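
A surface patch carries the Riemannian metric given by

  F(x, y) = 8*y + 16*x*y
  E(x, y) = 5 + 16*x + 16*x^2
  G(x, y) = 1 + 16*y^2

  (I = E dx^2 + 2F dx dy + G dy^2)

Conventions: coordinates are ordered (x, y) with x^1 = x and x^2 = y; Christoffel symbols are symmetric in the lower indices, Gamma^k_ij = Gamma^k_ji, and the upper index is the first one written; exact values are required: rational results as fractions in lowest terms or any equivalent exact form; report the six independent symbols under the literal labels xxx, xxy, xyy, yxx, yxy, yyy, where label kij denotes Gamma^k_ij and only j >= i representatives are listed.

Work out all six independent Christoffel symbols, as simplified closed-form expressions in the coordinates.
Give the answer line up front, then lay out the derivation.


Answer: Gamma_xxx = (16*x + 8)/(16*x^2 + 16*x + 16*y^2 + 5), Gamma_xxy = 0, Gamma_xyy = (16*x + 8)/(16*x^2 + 16*x + 16*y^2 + 5), Gamma_yxx = 16*y/(16*x^2 + 16*x + 16*y^2 + 5), Gamma_yxy = 0, Gamma_yyy = 16*y/(16*x^2 + 16*x + 16*y^2 + 5)

E = 5 + 16*x + 16*x^2; F = 8*y + 16*x*y; G = 1 + 16*y^2
Gamma^k_ij = (1/2) g^{kl} (d_i g_jl + d_j g_il - d_l g_ij), with g^inv = (1/(EG-F^2)) [[G, -F], [-F, E]]
first partials: E_x = 16 + 32*x, E_y = 0, F_x = 16*y, F_y = 8 + 16*x, G_x = 0, G_y = 32*y
D = EG - F^2 = 5 + 16*x + 16*y^2 + 16*x^2
expanded: Gamma^x_xx = (G E_x - 2F F_x + F E_y)/(2D), Gamma^x_xy = (G E_y - F G_x)/(2D), Gamma^x_yy = (2G F_y - G G_x - F G_y)/(2D), Gamma^y_xx = (2E F_x - E E_y - F E_x)/(2D), Gamma^y_xy = (E G_x - F E_y)/(2D), Gamma^y_yy = (E G_y - 2F F_y + F G_x)/(2D); substitute and cancel common factors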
------------------------------------
Beginning with the line holding "(I = E dx^2 + 2F dx dy + G dy^2)" and ending with the line holding "Work out all", write out the stretch of material above exactly; add no further lines.

# [Exercise output]
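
  (I = E dx^2 + 2F dx dy + G dy^2)

Conventions: coordinates are ordered (x, y) with x^1 = x and x^2 = y; Christoffel symbols are symmetric in the lower indices, Gamma^k_ij = Gamma^k_ji, and the upper index is the first one written; exact values are required: rational results as fractions in lowest terms or any equivalent exact form; report the six independent symbols under the literal labels xxx, xxy, xyy, yxx, yxy, yyy, where label kij denotes Gamma^k_ij and only j >= i representatives are listed.

Work out all six independent Christoffel symbols, as simplified closed-form expressions in the coordinates.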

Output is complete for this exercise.